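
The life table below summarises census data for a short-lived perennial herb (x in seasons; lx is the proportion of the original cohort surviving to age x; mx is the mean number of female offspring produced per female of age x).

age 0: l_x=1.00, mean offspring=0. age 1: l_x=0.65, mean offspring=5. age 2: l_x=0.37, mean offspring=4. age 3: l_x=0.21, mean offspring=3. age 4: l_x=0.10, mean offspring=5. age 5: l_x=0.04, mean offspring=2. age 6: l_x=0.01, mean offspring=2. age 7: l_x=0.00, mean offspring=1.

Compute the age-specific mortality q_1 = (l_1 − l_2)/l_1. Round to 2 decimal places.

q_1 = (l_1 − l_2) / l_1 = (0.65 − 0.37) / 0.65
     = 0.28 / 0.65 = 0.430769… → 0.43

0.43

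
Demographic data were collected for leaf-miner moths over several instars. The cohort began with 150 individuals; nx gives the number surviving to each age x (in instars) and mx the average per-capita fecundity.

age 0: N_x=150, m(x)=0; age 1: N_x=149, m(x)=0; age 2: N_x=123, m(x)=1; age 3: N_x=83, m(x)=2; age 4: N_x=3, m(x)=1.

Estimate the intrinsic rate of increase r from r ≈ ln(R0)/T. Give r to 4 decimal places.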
...
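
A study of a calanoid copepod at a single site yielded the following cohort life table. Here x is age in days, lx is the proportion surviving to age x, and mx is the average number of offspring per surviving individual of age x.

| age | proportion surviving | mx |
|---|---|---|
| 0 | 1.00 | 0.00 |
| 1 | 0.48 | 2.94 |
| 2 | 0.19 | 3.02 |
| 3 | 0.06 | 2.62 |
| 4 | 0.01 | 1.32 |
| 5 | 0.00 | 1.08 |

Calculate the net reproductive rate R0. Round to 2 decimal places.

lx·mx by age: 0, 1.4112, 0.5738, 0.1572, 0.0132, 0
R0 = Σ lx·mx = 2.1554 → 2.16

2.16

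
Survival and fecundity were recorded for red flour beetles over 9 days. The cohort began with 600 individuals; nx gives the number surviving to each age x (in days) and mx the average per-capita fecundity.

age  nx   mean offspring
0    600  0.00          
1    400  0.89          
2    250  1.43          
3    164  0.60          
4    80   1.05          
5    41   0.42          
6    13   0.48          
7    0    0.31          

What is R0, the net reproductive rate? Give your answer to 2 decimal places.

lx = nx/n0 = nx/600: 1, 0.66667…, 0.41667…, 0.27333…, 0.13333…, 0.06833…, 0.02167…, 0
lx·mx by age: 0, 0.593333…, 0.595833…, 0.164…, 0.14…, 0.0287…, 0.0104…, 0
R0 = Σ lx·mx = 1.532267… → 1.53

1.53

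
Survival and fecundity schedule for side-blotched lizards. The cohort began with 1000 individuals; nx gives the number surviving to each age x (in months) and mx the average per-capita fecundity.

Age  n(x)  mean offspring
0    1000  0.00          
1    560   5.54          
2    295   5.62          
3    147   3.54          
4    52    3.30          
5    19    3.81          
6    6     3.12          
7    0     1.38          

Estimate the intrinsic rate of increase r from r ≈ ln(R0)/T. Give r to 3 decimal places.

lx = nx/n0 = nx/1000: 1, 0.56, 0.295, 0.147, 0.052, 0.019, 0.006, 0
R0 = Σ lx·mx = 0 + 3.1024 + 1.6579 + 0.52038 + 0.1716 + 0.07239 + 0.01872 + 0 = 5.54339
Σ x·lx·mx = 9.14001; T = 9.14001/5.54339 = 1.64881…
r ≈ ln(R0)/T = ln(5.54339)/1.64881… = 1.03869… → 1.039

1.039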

* INSTRUCTIONS TO FOLLOW: For this exercise, output exactly the lines above from the line with "The life table" to the line with "4 decimal places.", counting both, and leave out the rest.

* ANSWER:
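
The life table below summarises census data for a short-lived perennial herb (x in seasons; lx is the proportion of the original cohort surviving to age x; mx is the mean number of female offspring produced per female of age x).

age 0: l_x=1.00, mean offspring=0. age 1: l_x=0.65, mean offspring=5. age 2: l_x=0.37, mean offspring=4. age 3: l_x=0.21, mean offspring=3. age 4: l_x=0.10, mean offspring=5. age 5: l_x=0.04, mean offspring=2. age 6: l_x=0.01, mean offspring=2. age 7: l_x=0.00, mean offspring=1.

Compute the age-specific mortality q_1 = (l_1 − l_2)/l_1. Round to 2 decimal places.

q_1 = (l_1 − l_2) / l_1 = (0.65 − 0.37) / 0.65
     = 0.28 / 0.65 = 0.430769… → 0.43

0.43

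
Demographic data were collected for leaf-miner moths over several instars. The cohort began with 150 individuals; nx gives the number surviving to each age x (in instars) and mx the average per-capita fecundity.

age 0: N_x=150, m(x)=0; age 1: N_x=149, m(x)=0; age 2: N_x=123, m(x)=1; age 3: N_x=83, m(x)=2; age 4: N_x=3, m(x)=1.

Estimate the intrinsic rate of increase r from r ≈ ln(R0)/T. Give r to 4 decimal places.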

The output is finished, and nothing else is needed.